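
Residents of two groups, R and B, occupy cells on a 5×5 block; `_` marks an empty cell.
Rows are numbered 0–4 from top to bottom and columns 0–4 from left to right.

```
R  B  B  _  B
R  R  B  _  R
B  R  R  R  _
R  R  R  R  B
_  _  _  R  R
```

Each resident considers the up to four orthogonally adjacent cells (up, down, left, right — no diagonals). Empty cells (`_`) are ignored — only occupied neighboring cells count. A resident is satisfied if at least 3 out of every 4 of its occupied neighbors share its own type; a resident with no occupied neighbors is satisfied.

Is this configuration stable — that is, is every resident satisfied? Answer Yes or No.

Row 0: (0,0)R 1/2 not · (0,1)B 1/3 not · (0,2)B 2/2 satisfied · (0,4)B 0/1 not
Row 1: (1,0)R 2/3 not · (1,1)R 2/4 not · (1,2)B 1/3 not · (1,4)R 0/1 not
Row 2: (2,0)B 0/3 not · (2,1)R 3/4 satisfied · (2,2)R 3/4 satisfied · (2,3)R 2/2 satisfied
Row 3: (3,0)R 1/2 not · (3,1)R 3/3 satisfied · (3,2)R 3/3 satisfied · (3,3)R 3/4 satisfied · (3,4)B 0/2 not
Row 4: (4,3)R 2/2 satisfied · (4,4)R 1/2 not
For instance (0,0) has only 1/2 same-type neighbors, below 3/4.

No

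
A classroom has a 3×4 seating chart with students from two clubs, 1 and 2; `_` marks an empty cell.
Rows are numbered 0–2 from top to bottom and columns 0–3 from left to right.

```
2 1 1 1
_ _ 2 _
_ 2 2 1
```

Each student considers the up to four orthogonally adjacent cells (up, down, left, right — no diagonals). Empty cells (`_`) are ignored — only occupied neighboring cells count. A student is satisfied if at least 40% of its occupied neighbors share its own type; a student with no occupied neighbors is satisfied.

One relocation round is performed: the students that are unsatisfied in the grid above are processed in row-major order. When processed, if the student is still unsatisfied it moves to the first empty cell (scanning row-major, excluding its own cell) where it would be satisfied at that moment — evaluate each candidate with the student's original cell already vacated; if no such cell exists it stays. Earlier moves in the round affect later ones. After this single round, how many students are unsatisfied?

1

Initially unsatisfied (in order): (0,0), (2,3).
  (0,0) → (1,0).
  (2,3) → (0,0).
Resulting grid:
1 1 1 1
2 _ 2 _
_ 2 2 _
Unsatisfied now: (1,0).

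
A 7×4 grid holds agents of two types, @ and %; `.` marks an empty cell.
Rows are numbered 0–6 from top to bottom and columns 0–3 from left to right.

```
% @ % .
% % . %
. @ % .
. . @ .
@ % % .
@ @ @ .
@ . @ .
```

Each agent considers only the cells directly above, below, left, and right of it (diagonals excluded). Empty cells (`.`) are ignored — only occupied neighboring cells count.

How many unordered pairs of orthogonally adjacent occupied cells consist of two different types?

10

Scan each occupied cell's neighbors to the right and below so each pair is counted once.
From row 0: 3 unlike of 4 pairs (running 3/4).
From row 1: 1 unlike of 2 pairs (running 4/6).
From row 2: 2 unlike of 2 pairs (running 6/8).
From row 3: 1 unlike of 1 pairs (running 7/9).
From row 4: 3 unlike of 5 pairs (running 10/14).
From row 5: 0 unlike of 4 pairs (running 10/18).
Total adjacent occupied pairs: 18; unlike-type pairs: 10.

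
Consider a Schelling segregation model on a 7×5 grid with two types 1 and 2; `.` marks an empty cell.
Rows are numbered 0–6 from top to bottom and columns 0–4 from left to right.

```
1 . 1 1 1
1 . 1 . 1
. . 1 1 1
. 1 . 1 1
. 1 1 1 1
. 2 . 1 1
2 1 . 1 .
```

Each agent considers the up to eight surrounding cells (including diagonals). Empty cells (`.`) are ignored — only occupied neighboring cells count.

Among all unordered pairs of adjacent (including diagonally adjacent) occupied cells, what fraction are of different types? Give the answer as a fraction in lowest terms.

4/43

Scan each occupied cell's neighbors to the right and below (and the two forward diagonals) so each pair is counted once.
From row 0: 0 unlike of 7 pairs (running 0/7).
From row 1: 0 unlike of 4 pairs (running 0/11).
From row 2: 0 unlike of 8 pairs (running 0/19).
From row 3: 0 unlike of 8 pairs (running 0/27).
From row 4: 2 unlike of 10 pairs (running 2/37).
From row 5: 1 unlike of 5 pairs (running 3/42).
From row 6: 1 unlike of 1 pairs (running 4/43).
Total adjacent occupied pairs: 43; unlike-type pairs: 4.
4/43 is already in lowest terms.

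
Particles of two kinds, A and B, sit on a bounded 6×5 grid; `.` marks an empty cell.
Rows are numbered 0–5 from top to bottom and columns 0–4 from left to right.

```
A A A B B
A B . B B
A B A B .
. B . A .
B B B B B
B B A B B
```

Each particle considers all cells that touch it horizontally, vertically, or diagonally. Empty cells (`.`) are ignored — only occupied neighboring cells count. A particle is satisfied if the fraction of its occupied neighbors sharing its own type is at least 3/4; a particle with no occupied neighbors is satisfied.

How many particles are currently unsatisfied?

14

Row 0: (0,0)A 2/3 not · (0,1)A 3/4 satisfied · (0,2)A 1/4 not · (0,3)B 3/4 satisfied · (0,4)B 3/3 satisfied
Row 1: (1,0)A 3/5 not · (1,1)B 1/7 not · (1,3)B 4/6 not · (1,4)B 4/4 satisfied
Row 2: (2,0)A 1/4 not · (2,1)B 2/5 not · (2,2)A 1/6 not · (2,3)B 2/4 not
Row 3: (3,1)B 4/6 not · (3,3)A 1/5 not
Row 4: (4,0)B 4/4 satisfied · (4,1)B 5/6 satisfied · (4,2)B 5/7 not · (4,3)B 4/6 not · (4,4)B 3/4 satisfied
Row 5: (5,0)B 3/3 satisfied · (5,1)B 4/5 satisfied · (5,2)A 0/5 not · (5,3)B 4/5 satisfied · (5,4)B 3/3 satisfied
Unsatisfied: (0,0), (0,2), (1,0), (1,1), (1,3), (2,0), (2,1), (2,2), (2,3), (3,1), (3,3), (4,2), (4,3), (5,2) — 14 in total.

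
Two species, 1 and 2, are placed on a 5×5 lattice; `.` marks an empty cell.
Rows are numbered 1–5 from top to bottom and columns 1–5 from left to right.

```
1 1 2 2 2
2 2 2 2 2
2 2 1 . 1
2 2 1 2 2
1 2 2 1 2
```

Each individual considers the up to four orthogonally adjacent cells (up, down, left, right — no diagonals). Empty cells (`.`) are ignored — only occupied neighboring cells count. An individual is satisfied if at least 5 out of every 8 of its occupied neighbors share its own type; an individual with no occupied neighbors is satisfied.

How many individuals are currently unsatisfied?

(1,1)1 1/2 ✗
(1,2)1 1/3 ✗
(1,3)2 2/3 ✓
(1,4)2 3/3 ✓
(1,5)2 2/2 ✓
(2,1)2 2/3 ✓
(2,2)2 3/4 ✓
(2,3)2 3/4 ✓
(2,4)2 3/3 ✓
(2,5)2 2/3 ✓
(3,1)2 3/3 ✓
(3,2)2 3/4 ✓
(3,3)1 1/3 ✗
(3,5)1 0/2 ✗
(4,1)2 2/3 ✓
(4,2)2 3/4 ✓
(4,3)1 1/4 ✗
(4,4)2 1/3 ✗
(4,5)2 2/3 ✓
(5,1)1 0/2 ✗
(5,2)2 2/3 ✓
(5,3)2 1/3 ✗
(5,4)1 0/3 ✗
(5,5)2 1/2 ✗
Unsatisfied: (1,1), (1,2), (3,3), (3,5), (4,3), (4,4), (5,1), (5,3), (5,4), (5,5) — 10 in total.

10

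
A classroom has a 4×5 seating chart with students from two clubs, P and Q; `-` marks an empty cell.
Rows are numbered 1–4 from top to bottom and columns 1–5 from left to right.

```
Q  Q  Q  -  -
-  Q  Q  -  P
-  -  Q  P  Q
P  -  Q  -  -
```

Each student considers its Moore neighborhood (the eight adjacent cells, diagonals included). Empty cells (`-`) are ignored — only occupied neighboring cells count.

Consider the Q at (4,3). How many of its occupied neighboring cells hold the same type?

1

Occupied neighbors of (4,3): (3,3)=Q, (3,4)=P.
Same type (Q): 1 of 2.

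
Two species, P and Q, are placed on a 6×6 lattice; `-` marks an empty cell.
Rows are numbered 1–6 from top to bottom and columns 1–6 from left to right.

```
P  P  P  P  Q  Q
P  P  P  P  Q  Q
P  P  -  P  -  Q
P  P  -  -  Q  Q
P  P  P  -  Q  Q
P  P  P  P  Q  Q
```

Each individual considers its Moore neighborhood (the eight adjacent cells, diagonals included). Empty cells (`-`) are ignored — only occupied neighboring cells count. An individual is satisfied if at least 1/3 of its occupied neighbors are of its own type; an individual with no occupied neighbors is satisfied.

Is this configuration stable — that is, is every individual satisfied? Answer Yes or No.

Yes

Row 1: (1,1)P 3/3 ok · (1,2)P 5/5 ok · (1,3)P 5/5 ok · (1,4)P 3/5 ok · (1,5)Q 3/5 ok · (1,6)Q 3/3 ok
Row 2: (2,1)P 5/5 ok · (2,2)P 7/7 ok · (2,3)P 7/7 ok · (2,4)P 4/6 ok · (2,5)Q 4/7 ok · (2,6)Q 4/4 ok
Row 3: (3,1)P 5/5 ok · (3,2)P 6/6 ok · (3,4)P 2/4 ok · (3,6)Q 4/4 ok
Row 4: (4,1)P 5/5 ok · (4,2)P 6/6 ok · (4,5)Q 4/5 ok · (4,6)Q 4/4 ok
Row 5: (5,1)P 5/5 ok · (5,2)P 7/7 ok · (5,3)P 5/5 ok · (5,5)Q 5/6 ok · (5,6)Q 5/5 ok
Row 6: (6,1)P 3/3 ok · (6,2)P 5/5 ok · (6,3)P 4/4 ok · (6,4)P 2/4 ok · (6,5)Q 3/4 ok · (6,6)Q 3/3 ok
All meet the threshold, so the configuration is stable.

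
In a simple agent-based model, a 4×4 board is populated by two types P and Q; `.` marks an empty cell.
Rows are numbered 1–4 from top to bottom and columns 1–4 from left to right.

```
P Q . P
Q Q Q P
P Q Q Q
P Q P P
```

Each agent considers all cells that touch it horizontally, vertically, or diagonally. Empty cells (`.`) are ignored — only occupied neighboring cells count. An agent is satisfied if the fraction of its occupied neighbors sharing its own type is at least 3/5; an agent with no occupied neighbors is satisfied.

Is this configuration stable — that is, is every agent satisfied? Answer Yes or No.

No

Row 1: (1,1)P 0/3 not · (1,2)Q 3/4 satisfied · (1,4)P 1/2 not
Row 2: (2,1)Q 3/5 satisfied · (2,2)Q 5/7 satisfied · (2,3)Q 5/7 satisfied · (2,4)P 1/4 not
Row 3: (3,1)P 1/5 not · (3,2)Q 5/8 satisfied · (3,3)Q 5/8 satisfied · (3,4)Q 2/5 not
Row 4: (4,1)P 1/3 not · (4,2)Q 2/5 not · (4,3)P 1/5 not · (4,4)P 1/3 not
For instance (1,1) has only 0/3 same-type neighbors, below 3/5.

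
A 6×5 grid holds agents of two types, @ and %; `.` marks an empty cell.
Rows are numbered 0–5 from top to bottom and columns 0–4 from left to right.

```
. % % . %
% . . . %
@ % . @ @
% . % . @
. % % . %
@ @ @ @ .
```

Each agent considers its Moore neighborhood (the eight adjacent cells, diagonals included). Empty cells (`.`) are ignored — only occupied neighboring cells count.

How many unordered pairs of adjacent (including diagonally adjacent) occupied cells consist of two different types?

Scan each occupied cell's neighbors to the right and below (and the two forward diagonals) so each pair is counted once.
Row 0: %(0,1)–%(0,2)= %(0,1)–%(1,0)= %(0,4)–%(1,4)=  → 0/3 unlike.
Row 1: %(1,0)–@(2,0)≠ %(1,0)–%(2,1)= %(1,4)–@(2,4)≠ %(1,4)–@(2,3)≠  → 3/4 unlike.
Row 2: @(2,0)–%(2,1)≠ @(2,0)–%(3,0)≠ %(2,1)–%(3,2)= %(2,1)–%(3,0)= @(2,3)–@(2,4)= @(2,3)–@(3,4)= @(2,3)–%(3,2)≠ @(2,4)–@(3,4)=  → 3/8 unlike.
Row 3: %(3,0)–%(4,1)= %(3,2)–%(4,2)= %(3,2)–%(4,1)= @(3,4)–%(4,4)≠  → 1/4 unlike.
Row 4: %(4,1)–%(4,2)= %(4,1)–@(5,1)≠ %(4,1)–@(5,2)≠ %(4,1)–@(5,0)≠ %(4,2)–@(5,2)≠ %(4,2)–@(5,3)≠ %(4,2)–@(5,1)≠ %(4,4)–@(5,3)≠  → 7/8 unlike.
Row 5: @(5,0)–@(5,1)= @(5,1)–@(5,2)= @(5,2)–@(5,3)=  → 0/3 unlike.
Total adjacent occupied pairs: 30; unlike-type pairs: 14.

14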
━━━━━━━━━━━━━━━━━━━━
## Brief
Only lines containing the word "touch" should appear in the answer, and every such line from the records above must be there.

## Answer below
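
Each particle considers all cells that touch it horizontally, vertically, or diagonally. Empty cells (`.`) are ignored — only occupied neighboring cells count. A particle is satisfied if the fraction of its occupied neighbors sharing its own type is at least 3/4; a particle with no occupied neighbors is satisfied.
Each agent considers all cells that touch it horizontally, vertically, or diagonally. Empty cells (`.`) are ignored — only occupied neighboring cells count. An agent is satisfied if the fraction of its occupied neighbors sharing its own type is at least 3/5; an agent with no occupied neighbors is satisfied.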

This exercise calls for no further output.